EXERCISE INPUT.
* * * * * * *
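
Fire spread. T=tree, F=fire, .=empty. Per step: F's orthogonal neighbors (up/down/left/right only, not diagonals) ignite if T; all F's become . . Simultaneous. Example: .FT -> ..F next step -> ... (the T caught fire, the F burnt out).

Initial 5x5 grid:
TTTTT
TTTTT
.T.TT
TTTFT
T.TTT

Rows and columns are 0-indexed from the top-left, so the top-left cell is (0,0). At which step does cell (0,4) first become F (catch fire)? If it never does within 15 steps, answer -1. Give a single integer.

Step 1: cell (0,4)='T' (+4 fires, +1 burnt)
Step 2: cell (0,4)='T' (+5 fires, +4 burnt)
Step 3: cell (0,4)='T' (+5 fires, +5 burnt)
Step 4: cell (0,4)='F' (+4 fires, +5 burnt)
  -> target ignites at step 4
Step 5: cell (0,4)='.' (+2 fires, +4 burnt)
Step 6: cell (0,4)='.' (+1 fires, +2 burnt)
Step 7: cell (0,4)='.' (+0 fires, +1 burnt)
  fire out at step 7

4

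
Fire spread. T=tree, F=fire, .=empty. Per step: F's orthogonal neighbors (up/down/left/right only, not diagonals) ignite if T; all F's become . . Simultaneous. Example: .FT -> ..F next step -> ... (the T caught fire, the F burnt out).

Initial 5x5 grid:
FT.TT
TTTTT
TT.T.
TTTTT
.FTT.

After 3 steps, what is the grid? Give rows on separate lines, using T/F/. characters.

Step 1: 4 trees catch fire, 2 burn out
  .F.TT
  FTTTT
  TT.T.
  TFTTT
  ..FT.
Step 2: 6 trees catch fire, 4 burn out
  ...TT
  .FTTT
  FF.T.
  F.FTT
  ...F.
Step 3: 2 trees catch fire, 6 burn out
  ...TT
  ..FTT
  ...T.
  ...FT
  .....

...TT
..FTT
...T.
...FT
.....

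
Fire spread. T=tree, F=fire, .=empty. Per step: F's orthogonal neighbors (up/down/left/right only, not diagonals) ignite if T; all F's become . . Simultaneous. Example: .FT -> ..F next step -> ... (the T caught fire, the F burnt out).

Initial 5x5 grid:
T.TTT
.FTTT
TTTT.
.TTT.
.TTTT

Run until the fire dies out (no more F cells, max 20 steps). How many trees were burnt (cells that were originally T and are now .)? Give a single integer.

Step 1: +2 fires, +1 burnt (F count now 2)
Step 2: +5 fires, +2 burnt (F count now 5)
Step 3: +5 fires, +5 burnt (F count now 5)
Step 4: +3 fires, +5 burnt (F count now 3)
Step 5: +1 fires, +3 burnt (F count now 1)
Step 6: +1 fires, +1 burnt (F count now 1)
Step 7: +0 fires, +1 burnt (F count now 0)
Fire out after step 7
Initially T: 18, now '.': 24
Total burnt (originally-T cells now '.'): 17

Answer: 17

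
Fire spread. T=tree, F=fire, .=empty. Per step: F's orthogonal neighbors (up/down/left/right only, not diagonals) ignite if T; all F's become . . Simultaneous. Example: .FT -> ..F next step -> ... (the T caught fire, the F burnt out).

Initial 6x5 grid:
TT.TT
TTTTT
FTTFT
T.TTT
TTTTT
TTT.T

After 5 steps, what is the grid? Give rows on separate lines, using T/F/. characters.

Step 1: 7 trees catch fire, 2 burn out
  TT.TT
  FTTFT
  .FF.F
  F.TFT
  TTTTT
  TTT.T
Step 2: 9 trees catch fire, 7 burn out
  FT.FT
  .FF.F
  .....
  ..F.F
  FTTFT
  TTT.T
Step 3: 6 trees catch fire, 9 burn out
  .F..F
  .....
  .....
  .....
  .FF.F
  FTT.T
Step 4: 3 trees catch fire, 6 burn out
  .....
  .....
  .....
  .....
  .....
  .FF.F
Step 5: 0 trees catch fire, 3 burn out
  .....
  .....
  .....
  .....
  .....
  .....

.....
.....
.....
.....
.....
.....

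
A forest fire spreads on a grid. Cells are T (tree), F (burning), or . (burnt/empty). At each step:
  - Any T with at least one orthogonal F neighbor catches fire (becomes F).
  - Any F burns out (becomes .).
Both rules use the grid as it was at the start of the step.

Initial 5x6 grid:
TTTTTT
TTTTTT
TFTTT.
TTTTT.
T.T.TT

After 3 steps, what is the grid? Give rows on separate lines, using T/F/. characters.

Step 1: 4 trees catch fire, 1 burn out
  TTTTTT
  TFTTTT
  F.FTT.
  TFTTT.
  T.T.TT
Step 2: 6 trees catch fire, 4 burn out
  TFTTTT
  F.FTTT
  ...FT.
  F.FTT.
  T.T.TT
Step 3: 7 trees catch fire, 6 burn out
  F.FTTT
  ...FTT
  ....F.
  ...FT.
  F.F.TT

F.FTTT
...FTT
....F.
...FT.
F.F.TT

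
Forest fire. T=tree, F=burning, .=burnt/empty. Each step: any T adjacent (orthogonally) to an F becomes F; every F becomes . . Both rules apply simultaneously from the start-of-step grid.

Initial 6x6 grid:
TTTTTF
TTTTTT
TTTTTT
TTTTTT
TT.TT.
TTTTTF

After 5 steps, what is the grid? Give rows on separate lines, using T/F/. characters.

Step 1: 3 trees catch fire, 2 burn out
  TTTTF.
  TTTTTF
  TTTTTT
  TTTTTT
  TT.TT.
  TTTTF.
Step 2: 5 trees catch fire, 3 burn out
  TTTF..
  TTTTF.
  TTTTTF
  TTTTTT
  TT.TF.
  TTTF..
Step 3: 7 trees catch fire, 5 burn out
  TTF...
  TTTF..
  TTTTF.
  TTTTFF
  TT.F..
  TTF...
Step 4: 5 trees catch fire, 7 burn out
  TF....
  TTF...
  TTTF..
  TTTF..
  TT....
  TF....
Step 5: 6 trees catch fire, 5 burn out
  F.....
  TF....
  TTF...
  TTF...
  TF....
  F.....

F.....
TF....
TTF...
TTF...
TF....
F.....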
* * * * * * *
WORK INSTRUCTIONS. In full and without alteration, write out the data above.

EXPECTED ANSWER.
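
Fire spread. T=tree, F=fire, .=empty. Per step: F's orthogonal neighbors (up/down/left/right only, not diagonals) ignite if T; all F's become . . Simultaneous. Example: .FT -> ..F next step -> ... (the T caught fire, the F burnt out).

Initial 5x5 grid:
TTTTT
TTTTT
.T.TT
TTTFT
T.TTT

Rows and columns are 0-indexed from the top-left, so the top-left cell is (0,0). At which step does cell (0,4) first become F (catch fire)? If it never does within 15 steps, answer -1. Give a single integer.

Step 1: cell (0,4)='T' (+4 fires, +1 burnt)
Step 2: cell (0,4)='T' (+5 fires, +4 burnt)
Step 3: cell (0,4)='T' (+5 fires, +5 burnt)
Step 4: cell (0,4)='F' (+4 fires, +5 burnt)
  -> target ignites at step 4
Step 5: cell (0,4)='.' (+2 fires, +4 burnt)
Step 6: cell (0,4)='.' (+1 fires, +2 burnt)
Step 7: cell (0,4)='.' (+0 fires, +1 burnt)
  fire out at step 7

4

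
Fire spread. T=tree, F=fire, .=empty. Per step: F's orthogonal neighbors (up/down/left/right only, not diagonals) ignite if T; all F's become . . Simultaneous. Example: .FT -> ..F next step -> ... (the T caught fire, the F burnt out).

Initial 5x5 grid:
FT.TT
TTTTT
TT.T.
TTTTT
.FTT.

After 3 steps, what is the grid? Give rows on separate lines, using T/F/. characters.

Step 1: 4 trees catch fire, 2 burn out
  .F.TT
  FTTTT
  TT.T.
  TFTTT
  ..FT.
Step 2: 6 trees catch fire, 4 burn out
  ...TT
  .FTTT
  FF.T.
  F.FTT
  ...F.
Step 3: 2 trees catch fire, 6 burn out
  ...TT
  ..FTT
  ...T.
  ...FT
  .....

...TT
..FTT
...T.
...FT
.....

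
Fire spread. T=tree, F=fire, .=empty. Per step: F's orthogonal neighbors (up/down/left/right only, not diagonals) ignite if T; all F's become . . Simultaneous. Example: .FT -> ..F next step -> ... (the T caught fire, the F burnt out).

Initial 5x5 grid:
T.TTT
.FTTT
TTTT.
.TTT.
.TTTT

Run until the fire dies out (no more F cells, max 20 steps). How many trees were burnt (cells that were originally T and are now .)? Give a single integer.

Step 1: +2 fires, +1 burnt (F count now 2)
Step 2: +5 fires, +2 burnt (F count now 5)
Step 3: +5 fires, +5 burnt (F count now 5)
Step 4: +3 fires, +5 burnt (F count now 3)
Step 5: +1 fires, +3 burnt (F count now 1)
Step 6: +1 fires, +1 burnt (F count now 1)
Step 7: +0 fires, +1 burnt (F count now 0)
Fire out after step 7
Initially T: 18, now '.': 24
Total burnt (originally-T cells now '.'): 17

Answer: 17

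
Fire spread. T=tree, F=fire, .=empty. Per step: F's orthogonal neighbors (up/down/left/right only, not diagonals) ignite if T; all F's become . . Simultaneous. Example: .FT -> ..F next step -> ... (the T caught fire, the F burnt out).

Initial 6x5 grid:
TT.TT
TTTTT
FTTFT
T.TTT
TTTTT
TTT.T

After 5 steps, what is the grid? Give rows on separate lines, using T/F/. characters.

Step 1: 7 trees catch fire, 2 burn out
  TT.TT
  FTTFT
  .FF.F
  F.TFT
  TTTTT
  TTT.T
Step 2: 9 trees catch fire, 7 burn out
  FT.FT
  .FF.F
  .....
  ..F.F
  FTTFT
  TTT.T
Step 3: 6 trees catch fire, 9 burn out
  .F..F
  .....
  .....
  .....
  .FF.F
  FTT.T
Step 4: 3 trees catch fire, 6 burn out
  .....
  .....
  .....
  .....
  .....
  .FF.F
Step 5: 0 trees catch fire, 3 burn out
  .....
  .....
  .....
  .....
  .....
  .....

.....
.....
.....
.....
.....
.....

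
A forest fire spreads on a grid. Cells are T (tree), F (burning), or . (burnt/empty). At each step:
  - Any T with at least one orthogonal F neighbor catches fire (becomes F).
  - Any F burns out (becomes .).
Both rules use the grid as it was at the start of the step.

Initial 5x6 grid:
TTTTTT
TTTTTT
TFTTT.
TTTTT.
T.T.TT

After 3 steps, what is the grid? Give rows on separate lines, using T/F/. characters.

Step 1: 4 trees catch fire, 1 burn out
  TTTTTT
  TFTTTT
  F.FTT.
  TFTTT.
  T.T.TT
Step 2: 6 trees catch fire, 4 burn out
  TFTTTT
  F.FTTT
  ...FT.
  F.FTT.
  T.T.TT
Step 3: 7 trees catch fire, 6 burn out
  F.FTTT
  ...FTT
  ....F.
  ...FT.
  F.F.TT

F.FTTT
...FTT
....F.
...FT.
F.F.TT

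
Forest fire. T=tree, F=burning, .=burnt/empty. Each step: any T adjacent (orthogonally) to an F becomes F; every F becomes . . Both rules apply simultaneously from the start-of-step grid.

Initial 6x6 grid:
TTTTTF
TTTTTT
TTTTTT
TTTTTT
TT.TT.
TTTTTF

After 5 steps, what is the grid? Give rows on separate lines, using T/F/. characters.

Step 1: 3 trees catch fire, 2 burn out
  TTTTF.
  TTTTTF
  TTTTTT
  TTTTTT
  TT.TT.
  TTTTF.
Step 2: 5 trees catch fire, 3 burn out
  TTTF..
  TTTTF.
  TTTTTF
  TTTTTT
  TT.TF.
  TTTF..
Step 3: 7 trees catch fire, 5 burn out
  TTF...
  TTTF..
  TTTTF.
  TTTTFF
  TT.F..
  TTF...
Step 4: 5 trees catch fire, 7 burn out
  TF....
  TTF...
  TTTF..
  TTTF..
  TT....
  TF....
Step 5: 6 trees catch fire, 5 burn out
  F.....
  TF....
  TTF...
  TTF...
  TF....
  F.....

F.....
TF....
TTF...
TTF...
TF....
F.....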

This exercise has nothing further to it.